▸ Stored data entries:
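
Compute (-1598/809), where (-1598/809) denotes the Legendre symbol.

1

(-1598/809)
  = (1598/809)    [809 ≡ 1 mod 4 ⇒ (-1/809) = +1]
  = (789/809)    [1598 ≡ 789 mod 809]
  = (809/789)    [QR: 789 ≡ 1 mod 4, sign kept]
  = (20/789)    [809 ≡ 20 mod 789]
  = (5/789)    [789 ≡ 5 mod 8 ⇒ (2/789)^2 = +1]
  = (789/5)    [QR: 5 ≡ 1 mod 4, sign kept]
  = (4/5)    [789 ≡ 4 mod 5]
  = (1/5)    [5 ≡ 5 mod 8 ⇒ (2/5)^2 = +1]
  = 1    [(1/5) = 1]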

▸ Exercise directions: Every record above needs to be given again exactly.

▸ Exercise output:
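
Compute (-1598/809), where (-1598/809) denotes the Legendre symbol.

1

(-1598/809)
  = (1598/809)    [809 ≡ 1 mod 4 ⇒ (-1/809) = +1]
  = (789/809)    [1598 ≡ 789 mod 809]
  = (809/789)    [QR: 789 ≡ 1 mod 4, sign kept]
  = (20/789)    [809 ≡ 20 mod 789]
  = (5/789)    [789 ≡ 5 mod 8 ⇒ (2/789)^2 = +1]
  = (789/5)    [QR: 5 ≡ 1 mod 4, sign kept]
  = (4/5)    [789 ≡ 4 mod 5]
  = (1/5)    [5 ≡ 5 mod 8 ⇒ (2/5)^2 = +1]
  = 1    [(1/5) = 1]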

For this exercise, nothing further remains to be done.